Assignment
Every record must be reproduced exactly. Leave none out.

Input material
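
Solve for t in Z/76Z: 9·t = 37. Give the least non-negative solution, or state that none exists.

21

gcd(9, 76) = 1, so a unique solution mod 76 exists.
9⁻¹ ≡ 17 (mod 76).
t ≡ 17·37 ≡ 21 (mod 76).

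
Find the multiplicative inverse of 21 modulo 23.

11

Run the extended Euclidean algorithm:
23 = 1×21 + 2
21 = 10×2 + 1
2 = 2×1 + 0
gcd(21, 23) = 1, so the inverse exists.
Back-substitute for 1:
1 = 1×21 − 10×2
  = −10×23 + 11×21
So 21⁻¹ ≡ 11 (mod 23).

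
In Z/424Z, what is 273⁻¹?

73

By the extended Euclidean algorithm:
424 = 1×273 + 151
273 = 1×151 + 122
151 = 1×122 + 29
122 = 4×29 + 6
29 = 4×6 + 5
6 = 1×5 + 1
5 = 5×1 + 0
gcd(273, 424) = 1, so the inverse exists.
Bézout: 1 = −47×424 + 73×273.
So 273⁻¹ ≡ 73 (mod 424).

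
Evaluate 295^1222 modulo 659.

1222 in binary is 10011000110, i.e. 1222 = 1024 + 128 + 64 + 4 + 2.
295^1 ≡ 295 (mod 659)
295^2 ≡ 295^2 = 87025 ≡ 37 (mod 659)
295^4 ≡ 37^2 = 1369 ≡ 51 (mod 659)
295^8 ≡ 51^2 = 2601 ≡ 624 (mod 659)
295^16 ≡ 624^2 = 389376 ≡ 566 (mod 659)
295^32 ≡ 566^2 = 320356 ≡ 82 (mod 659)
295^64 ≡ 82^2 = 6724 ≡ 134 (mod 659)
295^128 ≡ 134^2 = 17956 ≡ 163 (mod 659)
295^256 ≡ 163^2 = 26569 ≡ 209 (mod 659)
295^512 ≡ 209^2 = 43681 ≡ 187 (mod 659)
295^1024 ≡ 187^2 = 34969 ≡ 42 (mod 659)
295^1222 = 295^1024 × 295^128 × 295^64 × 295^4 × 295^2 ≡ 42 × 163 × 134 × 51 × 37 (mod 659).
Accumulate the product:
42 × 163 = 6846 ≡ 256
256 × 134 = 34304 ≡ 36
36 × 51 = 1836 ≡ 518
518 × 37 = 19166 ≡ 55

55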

Output
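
Solve for t in Z/76Z: 9·t = 37. Give the least non-negative solution, or state that none exists.

21

gcd(9, 76) = 1, so a unique solution mod 76 exists.
9⁻¹ ≡ 17 (mod 76).
t ≡ 17·37 ≡ 21 (mod 76).

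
Find the multiplicative inverse of 21 modulo 23.

11

Run the extended Euclidean algorithm:
23 = 1×21 + 2
21 = 10×2 + 1
2 = 2×1 + 0
gcd(21, 23) = 1, so the inverse exists.
Back-substitute for 1:
1 = 1×21 − 10×2
  = −10×23 + 11×21
So 21⁻¹ ≡ 11 (mod 23).

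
In Z/424Z, what is 273⁻¹?

73

By the extended Euclidean algorithm:
424 = 1×273 + 151
273 = 1×151 + 122
151 = 1×122 + 29
122 = 4×29 + 6
29 = 4×6 + 5
6 = 1×5 + 1
5 = 5×1 + 0
gcd(273, 424) = 1, so the inverse exists.
Bézout: 1 = −47×424 + 73×273.
So 273⁻¹ ≡ 73 (mod 424).

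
Evaluate 295^1222 modulo 659.

1222 in binary is 10011000110, i.e. 1222 = 1024 + 128 + 64 + 4 + 2.
295^1 ≡ 295 (mod 659)
295^2 ≡ 295^2 = 87025 ≡ 37 (mod 659)
295^4 ≡ 37^2 = 1369 ≡ 51 (mod 659)
295^8 ≡ 51^2 = 2601 ≡ 624 (mod 659)
295^16 ≡ 624^2 = 389376 ≡ 566 (mod 659)
295^32 ≡ 566^2 = 320356 ≡ 82 (mod 659)
295^64 ≡ 82^2 = 6724 ≡ 134 (mod 659)
295^128 ≡ 134^2 = 17956 ≡ 163 (mod 659)
295^256 ≡ 163^2 = 26569 ≡ 209 (mod 659)
295^512 ≡ 209^2 = 43681 ≡ 187 (mod 659)
295^1024 ≡ 187^2 = 34969 ≡ 42 (mod 659)
295^1222 = 295^1024 × 295^128 × 295^64 × 295^4 × 295^2 ≡ 42 × 163 × 134 × 51 × 37 (mod 659).
Accumulate the product:
42 × 163 = 6846 ≡ 256
256 × 134 = 34304 ≡ 36
36 × 51 = 1836 ≡ 518
518 × 37 = 19166 ≡ 55

55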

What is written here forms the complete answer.